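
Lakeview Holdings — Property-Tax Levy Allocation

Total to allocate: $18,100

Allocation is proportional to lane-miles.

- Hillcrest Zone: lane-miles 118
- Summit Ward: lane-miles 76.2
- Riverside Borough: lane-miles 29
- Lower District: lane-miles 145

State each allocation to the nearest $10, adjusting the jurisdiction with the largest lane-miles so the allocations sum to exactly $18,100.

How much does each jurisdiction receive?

Total lane-miles = 118 + 76.2 + 29 + 145 = 368.2.
Pro-rata amounts: Hillcrest Zone 5,800.65; Summit Ward 3,745.84; Riverside Borough 1,425.58; Lower District 7,127.92.
At nearest $10: Hillcrest Zone $5,800; Summit Ward $3,750; Riverside Borough $1,430; Lower District $7,130. Sum = $18,110.
Difference $18,100 − $18,110 = −$10 applied to largest lane-miles (Lower District): Lower District becomes $7,120.

Hillcrest Zone: $5,800; Summit Ward: $3,750; Riverside Borough: $1,430; Lower District: $7,120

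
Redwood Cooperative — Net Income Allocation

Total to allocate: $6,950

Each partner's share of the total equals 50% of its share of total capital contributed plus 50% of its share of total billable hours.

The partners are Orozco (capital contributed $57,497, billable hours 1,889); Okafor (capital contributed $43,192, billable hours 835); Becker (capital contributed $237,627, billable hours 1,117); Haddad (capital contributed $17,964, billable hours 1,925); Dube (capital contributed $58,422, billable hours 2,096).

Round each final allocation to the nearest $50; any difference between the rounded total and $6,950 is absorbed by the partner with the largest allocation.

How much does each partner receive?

Totals — capital contributed 414,702, billable hours 7,862.
Combined weights (50% capital contributed + 50% billable hours): Orozco 0.1895; Okafor 0.1052; Becker 0.3575; Haddad 0.1441; Dube 0.2037.
Raw shares: Orozco 1,316.73; Okafor 731.00; Becker 2,484.91; Haddad 1,001.38; Dube 1,415.98.
After rounding ($50): Orozco $1,300; Okafor $750; Becker $2,500; Haddad $1,000; Dube $1,400. Sum = $6,950.
Rounded total matches; no reconciliation needed.

Orozco: $1,300 · Okafor: $750 · Becker: $2,500 · Haddad: $1,000 · Dube: $1,400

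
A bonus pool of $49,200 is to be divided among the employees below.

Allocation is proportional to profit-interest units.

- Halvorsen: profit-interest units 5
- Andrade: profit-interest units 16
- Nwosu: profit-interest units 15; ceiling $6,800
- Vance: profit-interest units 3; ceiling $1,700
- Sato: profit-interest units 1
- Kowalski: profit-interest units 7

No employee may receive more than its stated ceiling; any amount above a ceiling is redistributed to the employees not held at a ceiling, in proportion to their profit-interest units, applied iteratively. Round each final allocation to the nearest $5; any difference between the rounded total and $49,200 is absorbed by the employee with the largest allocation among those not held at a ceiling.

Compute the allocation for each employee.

Sum of profit-interest units: 47.
Pro-rata shares before constraints: Halvorsen 5,234.04; Andrade 16,748.94; Nwosu 15,702.13; Vance 3,140.43; Sato 1,046.81; Kowalski 7,327.66.
Capped: Nwosu ($6,800), Vance ($1,700); balance $40,700 reallocated over remaining profit-interest units 29.
Redistributed shares: Halvorsen 7,017.24 → $7,015; Andrade 22,455.17 → $22,455; Sato 1,403.45 → $1,405; Kowalski 9,824.14 → $9,825.

Halvorsen: $7,015 | Andrade: $22,455 | Nwosu: $6,800 | Vance: $1,700 | Sato: $1,405 | Kowalski: $9,825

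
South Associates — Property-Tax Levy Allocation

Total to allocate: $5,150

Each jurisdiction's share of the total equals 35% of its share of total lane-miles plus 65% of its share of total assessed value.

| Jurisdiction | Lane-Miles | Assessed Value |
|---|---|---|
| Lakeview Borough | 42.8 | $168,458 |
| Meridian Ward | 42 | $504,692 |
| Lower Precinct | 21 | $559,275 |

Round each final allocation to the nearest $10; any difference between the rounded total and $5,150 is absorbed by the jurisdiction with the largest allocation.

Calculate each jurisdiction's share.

Lane-miles total 105.8; assessed value total 1,232,425.
Blended shares (35% lane-miles + 65% assessed value): Lakeview Borough 0.2304; Meridian Ward 0.4051; Lower Precinct 0.3644.
Raw shares: Lakeview Borough 1,186.74; Meridian Ward 2,086.39; Lower Precinct 1,876.87.
After rounding ($10): Lakeview Borough $1,190; Meridian Ward $2,090; Lower Precinct $1,880. Sum = $5,160.
Difference $5,150 − $5,160 = −$10 applied to largest allocation (Meridian Ward): Meridian Ward becomes $2,080.

Lakeview Borough: $1,190 · Meridian Ward: $2,080 · Lower Precinct: $1,880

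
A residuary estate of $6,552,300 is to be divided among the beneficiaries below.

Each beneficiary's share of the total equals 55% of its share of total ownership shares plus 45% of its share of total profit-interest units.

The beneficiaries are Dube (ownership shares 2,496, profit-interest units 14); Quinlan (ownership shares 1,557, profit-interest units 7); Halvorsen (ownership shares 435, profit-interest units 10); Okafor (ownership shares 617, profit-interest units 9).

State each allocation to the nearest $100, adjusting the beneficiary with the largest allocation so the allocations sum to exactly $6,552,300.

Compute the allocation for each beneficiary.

Dube: $2,794,000 · Quinlan: $1,615,100 · Halvorsen: $1,044,200 · Okafor: $1,099,000

Totals — ownership shares 5,105, profit-interest units 40.
Composite weights (55% ownership shares + 45% profit-interest units): Dube 0.4264; Quinlan 0.2465; Halvorsen 0.1594; Okafor 0.1677.
Raw shares: Dube 2,793,984.79; Quinlan 1,615,124.30; Halvorsen 1,044,212.65; Okafor 1,098,978.26.
After rounding ($100): Dube $2,794,000; Quinlan $1,615,100; Halvorsen $1,044,200; Okafor $1,099,000. Sum = $6,552,300.
No rounding difference to absorb.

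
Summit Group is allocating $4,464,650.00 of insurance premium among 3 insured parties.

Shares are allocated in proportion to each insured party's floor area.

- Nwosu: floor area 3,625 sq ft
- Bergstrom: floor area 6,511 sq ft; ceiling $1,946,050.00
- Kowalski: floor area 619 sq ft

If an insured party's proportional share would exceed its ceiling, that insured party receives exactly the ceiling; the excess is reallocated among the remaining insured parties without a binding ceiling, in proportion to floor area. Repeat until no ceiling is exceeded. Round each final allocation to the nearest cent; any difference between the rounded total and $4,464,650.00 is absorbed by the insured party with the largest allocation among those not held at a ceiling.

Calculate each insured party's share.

Nwosu: $2,151,254.71 | Bergstrom: $1,946,050.00 | Kowalski: $367,345.29

Combined floor area = 10,755.
Pro-rata shares before constraints: Nwosu 1,504,821.5946; Bergstrom 2,702,867.1455; Kowalski 256,961.2599.
Capped: Bergstrom ($1,946,050.00); remaining pool $2,518,600.00 reallocated over remaining floor area 4,244.
Shares after redistribution: Nwosu 2,151,254.7125 → $2,151,254.71; Kowalski 367,345.2875 → $367,345.29.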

## TASK GOAL
Quote the data above verbatim from its first line to the line that includes "Total to allocate: $6,950", with both boundary lines retained.

## RESULT FOR THIS TASK
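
Lakeview Holdings — Property-Tax Levy Allocation

Total to allocate: $18,100

Allocation is proportional to lane-miles.

- Hillcrest Zone: lane-miles 118
- Summit Ward: lane-miles 76.2
- Riverside Borough: lane-miles 29
- Lower District: lane-miles 145

State each allocation to the nearest $10, adjusting the jurisdiction with the largest lane-miles so the allocations sum to exactly $18,100.

How much does each jurisdiction receive?

Total lane-miles = 118 + 76.2 + 29 + 145 = 368.2.
Pro-rata amounts: Hillcrest Zone 5,800.65; Summit Ward 3,745.84; Riverside Borough 1,425.58; Lower District 7,127.92.
At nearest $10: Hillcrest Zone $5,800; Summit Ward $3,750; Riverside Borough $1,430; Lower District $7,130. Sum = $18,110.
Difference $18,100 − $18,110 = −$10 applied to largest lane-miles (Lower District): Lower District becomes $7,120.

Hillcrest Zone: $5,800; Summit Ward: $3,750; Riverside Borough: $1,430; Lower District: $7,120

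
Redwood Cooperative — Net Income Allocation

Total to allocate: $6,950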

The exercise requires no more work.